===== Input data

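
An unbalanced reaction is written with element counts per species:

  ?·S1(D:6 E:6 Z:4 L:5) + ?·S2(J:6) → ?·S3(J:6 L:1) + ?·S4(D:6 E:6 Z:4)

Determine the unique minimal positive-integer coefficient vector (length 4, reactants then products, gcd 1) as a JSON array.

D: 1·6+5·0 = 6 | 5·0+1·6 = 6
J: 1·0+5·6 = 30 | 5·6+1·0 = 30
E: 1·6+5·0 = 6 | 5·0+1·6 = 6
Z: 1·4+5·0 = 4 | 5·0+1·4 = 4
L: 1·5+5·0 = 5 | 5·1+1·0 = 5
gcd(1,5,5,1) = 1

Coefficients: [1, 5, 5, 1]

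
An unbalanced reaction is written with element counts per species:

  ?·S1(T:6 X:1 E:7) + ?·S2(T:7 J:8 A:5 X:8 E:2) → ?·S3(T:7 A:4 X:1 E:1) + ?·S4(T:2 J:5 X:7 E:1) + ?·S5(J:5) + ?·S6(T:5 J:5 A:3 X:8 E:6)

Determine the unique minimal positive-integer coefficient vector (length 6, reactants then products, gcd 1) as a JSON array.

Coefficients: [2, 5, 4, 2, 3, 3]

T: 2·6+5·7 = 47 | 4·7+2·2+3·0+3·5 = 47
J: 2·0+5·8 = 40 | 4·0+2·5+3·5+3·5 = 40
A: 2·0+5·5 = 25 | 4·4+2·0+3·0+3·3 = 25
X: 2·1+5·8 = 42 | 4·1+2·7+3·0+3·8 = 42
E: 2·7+5·2 = 24 | 4·1+2·1+3·0+3·6 = 24
gcd(2,5,4,2,3,3) = 1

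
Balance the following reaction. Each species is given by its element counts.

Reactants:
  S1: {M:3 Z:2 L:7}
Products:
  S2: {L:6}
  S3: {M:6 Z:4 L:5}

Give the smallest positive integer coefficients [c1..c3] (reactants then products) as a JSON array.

Coefficients: [4, 3, 2]

M: 4·3 = 12 | 3·0+2·6 = 12
Z: 4·2 = 8 | 3·0+2·4 = 8
L: 4·7 = 28 | 3·6+2·5 = 28
gcd(4,3,2) = 1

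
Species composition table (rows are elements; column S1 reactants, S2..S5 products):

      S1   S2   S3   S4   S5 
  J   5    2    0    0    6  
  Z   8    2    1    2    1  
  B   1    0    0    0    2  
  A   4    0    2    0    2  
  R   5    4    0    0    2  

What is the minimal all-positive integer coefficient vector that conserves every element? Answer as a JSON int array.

J: 2·5 = 10 | 2·2+3·0+4·0+1·6 = 10
Z: 2·8 = 16 | 2·2+3·1+4·2+1·1 = 16
B: 2·1 = 2 | 2·0+3·0+4·0+1·2 = 2
A: 2·4 = 8 | 2·0+3·2+4·0+1·2 = 8
R: 2·5 = 10 | 2·4+3·0+4·0+1·2 = 10
gcd(2,2,3,4,1) = 1

Coefficients: [2, 2, 3, 4, 1]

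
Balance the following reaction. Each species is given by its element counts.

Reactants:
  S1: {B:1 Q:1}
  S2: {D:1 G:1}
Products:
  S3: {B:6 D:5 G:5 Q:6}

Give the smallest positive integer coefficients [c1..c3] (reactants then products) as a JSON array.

Coefficients: [6, 5, 1]

B: 6·1+5·0 = 6 | 1·6 = 6
D: 6·0+5·1 = 5 | 1·5 = 5
G: 6·0+5·1 = 5 | 1·5 = 5
Q: 6·1+5·0 = 6 | 1·6 = 6
gcd(6,5,1) = 1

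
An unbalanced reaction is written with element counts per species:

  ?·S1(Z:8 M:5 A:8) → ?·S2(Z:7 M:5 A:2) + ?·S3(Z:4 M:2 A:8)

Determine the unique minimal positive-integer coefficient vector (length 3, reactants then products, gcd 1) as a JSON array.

Coefficients: [6, 4, 5]

Z: 6·8 = 48 | 4·7+5·4 = 48
M: 6·5 = 30 | 4·5+5·2 = 30
A: 6·8 = 48 | 4·2+5·8 = 48
gcd(6,4,5) = 1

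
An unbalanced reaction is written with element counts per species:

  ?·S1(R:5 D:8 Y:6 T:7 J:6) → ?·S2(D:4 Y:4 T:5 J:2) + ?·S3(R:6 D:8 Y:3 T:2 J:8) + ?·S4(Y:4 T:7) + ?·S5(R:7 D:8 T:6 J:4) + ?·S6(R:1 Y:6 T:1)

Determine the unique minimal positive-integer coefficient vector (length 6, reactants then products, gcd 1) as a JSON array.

Coefficients: [4, 2, 2, 1, 1, 1]

R: 4·5 = 20 | 2·0+2·6+1·0+1·7+1·1 = 20
D: 4·8 = 32 | 2·4+2·8+1·0+1·8+1·0 = 32
Y: 4·6 = 24 | 2·4+2·3+1·4+1·0+1·6 = 24
T: 4·7 = 28 | 2·5+2·2+1·7+1·6+1·1 = 28
J: 4·6 = 24 | 2·2+2·8+1·0+1·4+1·0 = 24
gcd(4,2,2,1,1,1) = 1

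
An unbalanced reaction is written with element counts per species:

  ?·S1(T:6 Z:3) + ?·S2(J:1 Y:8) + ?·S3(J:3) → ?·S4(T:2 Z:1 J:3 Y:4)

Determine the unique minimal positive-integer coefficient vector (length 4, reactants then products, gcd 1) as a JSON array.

Coefficients: [2, 3, 5, 6]

T: 2·6+3·0+5·0 = 12 | 6·2 = 12
Z: 2·3+3·0+5·0 = 6 | 6·1 = 6
J: 2·0+3·1+5·3 = 18 | 6·3 = 18
Y: 2·0+3·8+5·0 = 24 | 6·4 = 24
gcd(2,3,5,6) = 1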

==========

Task goal:
A word-for-word copy of all the entries is required.

Exercise response:
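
An unbalanced reaction is written with element counts per species:

  ?·S1(D:6 E:6 Z:4 L:5) + ?·S2(J:6) → ?·S3(J:6 L:1) + ?·S4(D:6 E:6 Z:4)

Determine the unique minimal positive-integer coefficient vector (length 4, reactants then products, gcd 1) as a JSON array.

D: 1·6+5·0 = 6 | 5·0+1·6 = 6
J: 1·0+5·6 = 30 | 5·6+1·0 = 30
E: 1·6+5·0 = 6 | 5·0+1·6 = 6
Z: 1·4+5·0 = 4 | 5·0+1·4 = 4
L: 1·5+5·0 = 5 | 5·1+1·0 = 5
gcd(1,5,5,1) = 1

Coefficients: [1, 5, 5, 1]

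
An unbalanced reaction is written with element counts per species:

  ?·S1(T:6 X:1 E:7) + ?·S2(T:7 J:8 A:5 X:8 E:2) → ?·S3(T:7 A:4 X:1 E:1) + ?·S4(T:2 J:5 X:7 E:1) + ?·S5(J:5) + ?·S6(T:5 J:5 A:3 X:8 E:6)

Determine the unique minimal positive-integer coefficient vector (length 6, reactants then products, gcd 1) as a JSON array.

Coefficients: [2, 5, 4, 2, 3, 3]

T: 2·6+5·7 = 47 | 4·7+2·2+3·0+3·5 = 47
J: 2·0+5·8 = 40 | 4·0+2·5+3·5+3·5 = 40
A: 2·0+5·5 = 25 | 4·4+2·0+3·0+3·3 = 25
X: 2·1+5·8 = 42 | 4·1+2·7+3·0+3·8 = 42
E: 2·7+5·2 = 24 | 4·1+2·1+3·0+3·6 = 24
gcd(2,5,4,2,3,3) = 1

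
Balance the following reaction. Each species is given by its element counts.

Reactants:
  S1: {M:3 Z:2 L:7}
Products:
  S2: {L:6}
  S3: {M:6 Z:4 L:5}

Give the smallest positive integer coefficients [c1..c3] (reactants then products) as a JSON array.

Coefficients: [4, 3, 2]

M: 4·3 = 12 | 3·0+2·6 = 12
Z: 4·2 = 8 | 3·0+2·4 = 8
L: 4·7 = 28 | 3·6+2·5 = 28
gcd(4,3,2) = 1

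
Species composition table (rows are elements; column S1 reactants, S2..S5 products):

      S1   S2   S3   S4   S5 
  J   5    2    0    0    6  
  Z   8    2    1    2    1  
  B   1    0    0    0    2  
  A   4    0    2    0    2  
  R   5    4    0    0    2  

What is the minimal all-positive integer coefficient vector that conserves every element? Answer as a JSON int array.

J: 2·5 = 10 | 2·2+3·0+4·0+1·6 = 10
Z: 2·8 = 16 | 2·2+3·1+4·2+1·1 = 16
B: 2·1 = 2 | 2·0+3·0+4·0+1·2 = 2
A: 2·4 = 8 | 2·0+3·2+4·0+1·2 = 8
R: 2·5 = 10 | 2·4+3·0+4·0+1·2 = 10
gcd(2,2,3,4,1) = 1

Coefficients: [2, 2, 3, 4, 1]

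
Balance the following reaction. Each species is given by its element counts.

Reactants:
  S1: {B:1 Q:1}
  S2: {D:1 G:1}
Products:
  S3: {B:6 D:5 G:5 Q:6}

Give the smallest positive integer coefficients [c1..c3] (reactants then products) as a JSON array.

Coefficients: [6, 5, 1]

B: 6·1+5·0 = 6 | 1·6 = 6
D: 6·0+5·1 = 5 | 1·5 = 5
G: 6·0+5·1 = 5 | 1·5 = 5
Q: 6·1+5·0 = 6 | 1·6 = 6
gcd(6,5,1) = 1

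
An unbalanced reaction is written with element counts per species:

  ?·S1(Z:8 M:5 A:8) → ?·S2(Z:7 M:5 A:2) + ?·S3(Z:4 M:2 A:8)

Determine the unique minimal positive-integer coefficient vector (length 3, reactants then products, gcd 1) as a JSON array.

Coefficients: [6, 4, 5]

Z: 6·8 = 48 | 4·7+5·4 = 48
M: 6·5 = 30 | 4·5+5·2 = 30
A: 6·8 = 48 | 4·2+5·8 = 48
gcd(6,4,5) = 1

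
An unbalanced reaction is written with element counts per species:

  ?·S1(R:5 D:8 Y:6 T:7 J:6) → ?·S2(D:4 Y:4 T:5 J:2) + ?·S3(R:6 D:8 Y:3 T:2 J:8) + ?·S4(Y:4 T:7) + ?·S5(R:7 D:8 T:6 J:4) + ?·S6(R:1 Y:6 T:1)

Determine the unique minimal positive-integer coefficient vector (length 6, reactants then products, gcd 1) as a JSON array.

Coefficients: [4, 2, 2, 1, 1, 1]

R: 4·5 = 20 | 2·0+2·6+1·0+1·7+1·1 = 20
D: 4·8 = 32 | 2·4+2·8+1·0+1·8+1·0 = 32
Y: 4·6 = 24 | 2·4+2·3+1·4+1·0+1·6 = 24
T: 4·7 = 28 | 2·5+2·2+1·7+1·6+1·1 = 28
J: 4·6 = 24 | 2·2+2·8+1·0+1·4+1·0 = 24
gcd(4,2,2,1,1,1) = 1

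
An unbalanced reaction is written with element counts per species:

  ?·S1(T:6 Z:3) + ?·S2(J:1 Y:8) + ?·S3(J:3) → ?·S4(T:2 Z:1 J:3 Y:4)

Determine the unique minimal positive-integer coefficient vector (length 4, reactants then products, gcd 1) as a JSON array.

Coefficients: [2, 3, 5, 6]

T: 2·6+3·0+5·0 = 12 | 6·2 = 12
Z: 2·3+3·0+5·0 = 6 | 6·1 = 6
J: 2·0+3·1+5·3 = 18 | 6·3 = 18
Y: 2·0+3·8+5·0 = 24 | 6·4 = 24
gcd(2,3,5,6) = 1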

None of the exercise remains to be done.